- WHAT TO PRODUCE:
From the first line onward, reproduce the records exactly; the final line to include is the one holding "Rectangle C: rows".

════

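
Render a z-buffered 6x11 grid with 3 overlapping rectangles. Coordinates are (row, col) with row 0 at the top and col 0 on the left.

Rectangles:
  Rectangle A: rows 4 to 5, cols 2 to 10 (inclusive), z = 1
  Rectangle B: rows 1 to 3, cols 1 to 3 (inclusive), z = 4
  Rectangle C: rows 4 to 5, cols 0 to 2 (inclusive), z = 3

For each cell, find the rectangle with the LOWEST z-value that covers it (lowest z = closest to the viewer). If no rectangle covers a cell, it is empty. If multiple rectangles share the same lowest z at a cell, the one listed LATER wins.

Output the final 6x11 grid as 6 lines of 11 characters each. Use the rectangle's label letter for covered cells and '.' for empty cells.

...........
.BBB.......
.BBB.......
.BBB.......
CCAAAAAAAAA
CCAAAAAAAAA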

════

- RESULT FOR THIS EXERCISE:
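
Render a z-buffered 6x11 grid with 3 overlapping rectangles. Coordinates are (row, col) with row 0 at the top and col 0 on the left.

Rectangles:
  Rectangle A: rows 4 to 5, cols 2 to 10 (inclusive), z = 1
  Rectangle B: rows 1 to 3, cols 1 to 3 (inclusive), z = 4
  Rectangle C: rows 4 to 5, cols 0 to 2 (inclusive), z = 3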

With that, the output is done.